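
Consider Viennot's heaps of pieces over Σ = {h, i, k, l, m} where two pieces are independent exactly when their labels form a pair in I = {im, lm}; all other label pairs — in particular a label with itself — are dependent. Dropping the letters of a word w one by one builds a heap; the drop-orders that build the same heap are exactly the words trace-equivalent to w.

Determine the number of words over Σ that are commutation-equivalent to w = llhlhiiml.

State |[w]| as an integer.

4

0(l) covers ∅
1(l) covers 0:l
2(h) covers 1:l
3(l) covers 2:h
4(h) covers 3:l
5(i) covers 4:h
6(i) covers 5:i
7(m) covers 4:h
8(l) covers 6:i
floor of heap: 0:l
completions by unplaced set U, small U first (add the entries for U minus each lowest piece of U):
  |U|=1: {7}:1  {8}:1
  |U|=2: {6,8}:1  {7,8}:2
  |U|=3: {5,6,8}:1  {6,7,8}:3
  |U|=4: {5,6,7,8}:4
  |U|=5: {4,5,6,7,8}:4
  |U|=6: {3,4,5,6,7,8}:4
  |U|=7: {2,3,4,5,6,7,8}:4
  start at 0(l): 4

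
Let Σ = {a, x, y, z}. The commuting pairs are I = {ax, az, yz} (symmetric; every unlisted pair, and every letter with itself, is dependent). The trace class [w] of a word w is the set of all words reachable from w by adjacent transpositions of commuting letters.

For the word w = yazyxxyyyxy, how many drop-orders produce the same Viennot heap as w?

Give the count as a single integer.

4

0(y) covers ∅
1(a) covers 0:y
2(z) covers ∅
3(y) covers 1:a
4(x) covers 2:z, 3:y
5(x) covers 4:x
6(y) covers 5:x
7(y) covers 6:y
8(y) covers 7:y
9(x) covers 8:y
10(y) covers 9:x
floor of heap: 0:y, 2:z
completions by unplaced set U, small U first (add the entries for U minus each lowest piece of U):
  |U|=1: {10}:1
  |U|=2: {9,10}:1
  |U|=3: {8,9,10}:1
  |U|=4: {7,8,9,10}:1
  |U|=5: {6,7,8,9,10}:1
  |U|=6: {5,6,7,8,9,10}:1
  |U|=7: {4,5,6,7,8,9,10}:1
  |U|=8: {2,4,5,6,7,8,9,10}:1  {3,4,5,6,7,8,9,10}:1
  |U|=9: {1,3,4,5,6,7,8,9,10}:1  {2,3,4,5,6,7,8,9,10}:2
  start at 0(y): 3
  start at 2(z): 1
sum over floor = 4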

········

→ **THE TASK**
Your task is to restate, word for word, the line with "of commuting letters." and all lines after it, ending with the last line of the data.

→ **WRITTEN SOLUTION**
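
Let Σ = {a, x, y, z}. The commuting pairs are I = {ax, az, yz} (symmetric; every unlisted pair, and every letter with itself, is dependent). The trace class [w] of a word w is the set of all words reachable from w by adjacent transpositions of commuting letters.

For the word w = yazyxxyyyxy, how many drop-orders produce the same Viennot heap as w?

Give the count as a single integer.

4

0(y) covers ∅
1(a) covers 0:y
2(z) covers ∅
3(y) covers 1:a
4(x) covers 2:z, 3:y
5(x) covers 4:x
6(y) covers 5:x
7(y) covers 6:y
8(y) covers 7:y
9(x) covers 8:y
10(y) covers 9:x
floor of heap: 0:y, 2:z
completions by unplaced set U, small U first (add the entries for U minus each lowest piece of U):
  |U|=1: {10}:1
  |U|=2: {9,10}:1
  |U|=3: {8,9,10}:1
  |U|=4: {7,8,9,10}:1
  |U|=5: {6,7,8,9,10}:1
  |U|=6: {5,6,7,8,9,10}:1
  |U|=7: {4,5,6,7,8,9,10}:1
  |U|=8: {2,4,5,6,7,8,9,10}:1  {3,4,5,6,7,8,9,10}:1
  |U|=9: {1,3,4,5,6,7,8,9,10}:1  {2,3,4,5,6,7,8,9,10}:2
  start at 0(y): 3
  start at 2(z): 1
sum over floor = 4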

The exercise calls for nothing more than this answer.